Whichever lines of the entries hold the word "copy" should be identified and copied.

# [Saved data entries]
• • • •
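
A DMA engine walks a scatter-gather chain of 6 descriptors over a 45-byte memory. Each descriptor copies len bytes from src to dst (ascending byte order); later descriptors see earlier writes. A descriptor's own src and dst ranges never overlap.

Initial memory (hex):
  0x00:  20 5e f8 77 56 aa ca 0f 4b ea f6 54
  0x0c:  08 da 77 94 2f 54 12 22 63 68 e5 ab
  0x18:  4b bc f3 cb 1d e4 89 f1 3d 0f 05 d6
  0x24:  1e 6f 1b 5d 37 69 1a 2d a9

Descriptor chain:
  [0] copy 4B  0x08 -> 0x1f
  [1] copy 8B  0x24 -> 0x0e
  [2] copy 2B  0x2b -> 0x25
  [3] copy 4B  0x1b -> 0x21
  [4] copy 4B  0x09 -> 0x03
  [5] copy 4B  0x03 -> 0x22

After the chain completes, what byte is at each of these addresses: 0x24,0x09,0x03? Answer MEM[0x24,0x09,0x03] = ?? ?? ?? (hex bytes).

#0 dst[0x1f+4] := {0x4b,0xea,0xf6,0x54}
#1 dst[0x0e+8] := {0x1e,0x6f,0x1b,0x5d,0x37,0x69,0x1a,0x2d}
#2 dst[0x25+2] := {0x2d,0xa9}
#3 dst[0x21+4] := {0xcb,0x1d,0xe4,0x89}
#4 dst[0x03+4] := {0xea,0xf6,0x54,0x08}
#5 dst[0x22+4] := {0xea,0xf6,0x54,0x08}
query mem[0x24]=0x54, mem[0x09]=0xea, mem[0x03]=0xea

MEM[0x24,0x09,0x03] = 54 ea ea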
• • • •
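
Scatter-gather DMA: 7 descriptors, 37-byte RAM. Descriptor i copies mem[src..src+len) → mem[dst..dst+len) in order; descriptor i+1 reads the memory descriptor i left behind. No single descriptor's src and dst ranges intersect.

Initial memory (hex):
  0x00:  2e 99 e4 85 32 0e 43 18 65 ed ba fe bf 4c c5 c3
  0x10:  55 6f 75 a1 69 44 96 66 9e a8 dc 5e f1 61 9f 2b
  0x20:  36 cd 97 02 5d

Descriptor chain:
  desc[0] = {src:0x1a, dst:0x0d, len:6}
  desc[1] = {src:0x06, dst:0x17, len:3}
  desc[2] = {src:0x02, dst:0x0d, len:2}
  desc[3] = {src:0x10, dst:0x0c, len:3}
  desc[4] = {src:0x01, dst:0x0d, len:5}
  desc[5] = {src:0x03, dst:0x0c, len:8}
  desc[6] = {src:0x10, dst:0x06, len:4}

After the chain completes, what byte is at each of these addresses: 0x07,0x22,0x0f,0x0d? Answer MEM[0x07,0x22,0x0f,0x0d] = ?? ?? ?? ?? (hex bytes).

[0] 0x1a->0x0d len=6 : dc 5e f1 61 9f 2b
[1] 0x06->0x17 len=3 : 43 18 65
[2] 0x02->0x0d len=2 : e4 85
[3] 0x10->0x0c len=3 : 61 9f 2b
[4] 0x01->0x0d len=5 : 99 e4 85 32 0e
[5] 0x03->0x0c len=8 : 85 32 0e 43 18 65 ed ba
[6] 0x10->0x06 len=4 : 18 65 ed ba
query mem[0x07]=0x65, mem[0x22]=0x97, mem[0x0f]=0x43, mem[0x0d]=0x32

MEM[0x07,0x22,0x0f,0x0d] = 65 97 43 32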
• • • •
# [Reply to the exercise]
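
  [0] copy 4B  0x08 -> 0x1f
  [1] copy 8B  0x24 -> 0x0e
  [2] copy 2B  0x2b -> 0x25
  [3] copy 4B  0x1b -> 0x21
  [4] copy 4B  0x09 -> 0x03
  [5] copy 4B  0x03 -> 0x22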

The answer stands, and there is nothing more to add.